### Task instructions
All lines of the material that contain "regular" must be copied out.

### Information given
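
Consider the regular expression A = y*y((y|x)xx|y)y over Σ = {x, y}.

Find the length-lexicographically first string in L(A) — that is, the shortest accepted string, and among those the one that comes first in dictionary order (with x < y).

yyy

By inspection of the expression, no string of length less than 3 matches, and yyy is the lexicographically first match of length 3.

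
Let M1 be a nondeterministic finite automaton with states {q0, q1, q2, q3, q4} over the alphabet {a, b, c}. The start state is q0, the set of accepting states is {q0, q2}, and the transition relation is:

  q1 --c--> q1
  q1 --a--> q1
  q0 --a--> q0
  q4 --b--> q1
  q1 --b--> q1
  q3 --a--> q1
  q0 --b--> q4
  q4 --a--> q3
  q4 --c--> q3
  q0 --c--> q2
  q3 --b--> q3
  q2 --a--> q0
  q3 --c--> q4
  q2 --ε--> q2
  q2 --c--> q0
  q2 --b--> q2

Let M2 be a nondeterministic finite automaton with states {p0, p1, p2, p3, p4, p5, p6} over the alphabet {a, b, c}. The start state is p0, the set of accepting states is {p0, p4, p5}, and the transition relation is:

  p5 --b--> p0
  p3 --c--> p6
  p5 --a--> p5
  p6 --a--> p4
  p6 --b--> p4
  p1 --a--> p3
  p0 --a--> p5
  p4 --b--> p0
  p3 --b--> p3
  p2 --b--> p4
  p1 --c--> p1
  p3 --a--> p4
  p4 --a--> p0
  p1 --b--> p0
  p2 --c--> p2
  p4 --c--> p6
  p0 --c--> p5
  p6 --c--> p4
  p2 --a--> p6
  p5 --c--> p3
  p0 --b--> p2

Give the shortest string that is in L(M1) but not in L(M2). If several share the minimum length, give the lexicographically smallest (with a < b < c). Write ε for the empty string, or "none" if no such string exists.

ac

The string ac is accepted by M1 but not by M2.
No shorter string lies in the difference, and ac is the lexicographically first length-2 string in L(M1) \ L(M2).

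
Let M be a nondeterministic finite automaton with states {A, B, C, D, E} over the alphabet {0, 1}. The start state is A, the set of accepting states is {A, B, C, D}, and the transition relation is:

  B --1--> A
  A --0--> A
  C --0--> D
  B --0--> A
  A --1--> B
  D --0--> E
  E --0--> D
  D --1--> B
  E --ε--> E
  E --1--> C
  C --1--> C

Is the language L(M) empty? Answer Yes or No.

The empty string ε is accepted: the run A ends in the accepting state A.
Since at least one string is accepted, L(M) is not empty.

No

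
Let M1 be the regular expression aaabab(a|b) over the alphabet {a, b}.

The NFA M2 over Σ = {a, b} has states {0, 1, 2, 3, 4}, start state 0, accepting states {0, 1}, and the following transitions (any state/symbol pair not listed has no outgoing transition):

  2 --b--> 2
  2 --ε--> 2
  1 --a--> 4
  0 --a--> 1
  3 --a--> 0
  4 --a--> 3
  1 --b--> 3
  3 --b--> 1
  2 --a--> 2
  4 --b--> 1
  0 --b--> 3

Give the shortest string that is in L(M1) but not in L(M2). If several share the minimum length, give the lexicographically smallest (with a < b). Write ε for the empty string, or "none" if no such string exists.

aaababa

The string aaababa is accepted by M1 but not by M2.
No shorter string lies in the difference, and aaababa is the lexicographically first length-7 string in L(M1) \ L(M2).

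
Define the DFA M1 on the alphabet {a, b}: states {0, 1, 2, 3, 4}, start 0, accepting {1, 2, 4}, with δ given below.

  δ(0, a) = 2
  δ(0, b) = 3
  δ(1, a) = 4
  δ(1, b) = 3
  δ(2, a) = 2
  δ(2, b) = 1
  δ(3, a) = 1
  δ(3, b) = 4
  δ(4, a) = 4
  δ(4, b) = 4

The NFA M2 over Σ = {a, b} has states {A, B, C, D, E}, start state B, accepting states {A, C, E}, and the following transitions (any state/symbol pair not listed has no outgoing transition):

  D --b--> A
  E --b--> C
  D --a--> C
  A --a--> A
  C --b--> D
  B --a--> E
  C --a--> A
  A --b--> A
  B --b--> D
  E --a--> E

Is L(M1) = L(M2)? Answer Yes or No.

Yes

Exploring the product automaton M1 × M2 from the start pair (0, B), following both machines on each input symbol, reaches 5 state pairs: (0, B), (2, E), (3, D), (1, C), (4, A).
M1 accepts in {1, 2, 4} and M2 accepts in {A, C, E}. In every reachable pair the two components are either both accepting — (2, E), (1, C), (4, A) — or both non-accepting, so no string is accepted by exactly one of the machines: L(M1) \ L(M2) and L(M2) \ L(M1) are both empty.
Hence every string is accepted by M1 iff it is accepted by M2, and the two languages coincide.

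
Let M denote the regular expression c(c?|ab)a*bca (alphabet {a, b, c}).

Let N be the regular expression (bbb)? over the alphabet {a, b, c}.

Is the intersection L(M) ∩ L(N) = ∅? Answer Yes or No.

Converting the expression M to a DFA (subset construction, then merging equivalent states) gives the minimal DFA with states {m0, m1, m2, m3, m4, m5, m6, m7, m8}, start state m0, accepting states {m8} and transitions m0: a→m1, b→m1, c→m2; m1: a→m1, b→m1, c→m1; m2: a→m3, b→m4, c→m5; m3: a→m5, b→m6, c→m1; m4: a→m1, b→m1, c→m7; m5: a→m5, b→m4, c→m1; m6: a→m5, b→m4, c→m7; m7: a→m8, b→m1, c→m1; m8: a→m1, b→m1, c→m1.
Converting the expression N to a DFA (subset construction, then merging equivalent states) gives the minimal DFA with states {n0, n1, n2, n3, n4}, start state n0, accepting states {n0, n4} and transitions n0: a→n1, b→n2, c→n1; n1: a→n1, b→n1, c→n1; n2: a→n1, b→n3, c→n1; n3: a→n1, b→n4, c→n1; n4: a→n1, b→n1, c→n1.
Exploring the product automaton M × N from the start pair (m0, n0), following both machines on each input symbol, reaches 12 state pairs: (m0, n0), (m1, n1), (m1, n2), (m2, n1), (m1, n3), (m3, n1), (m4, n1), (m5, n1), (m1, n4), (m6, n1), (m7, n1), (m8, n1).
M accepts in {m8} and N accepts in {n0, n4}; no reachable pair has both components accepting, so no string drives both machines to acceptance simultaneously and L(M) ∩ L(N) = ∅.
So no string is accepted by both, and the intersection is empty.

Yes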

### Exercise output
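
Consider the regular expression A = y*y((y|x)xx|y)y over Σ = {x, y}.
Let M1 be the regular expression aaabab(a|b) over the alphabet {a, b}.
Let M denote the regular expression c(c?|ab)a*bca (alphabet {a, b, c}).
Let N be the regular expression (bbb)? over the alphabet {a, b, c}.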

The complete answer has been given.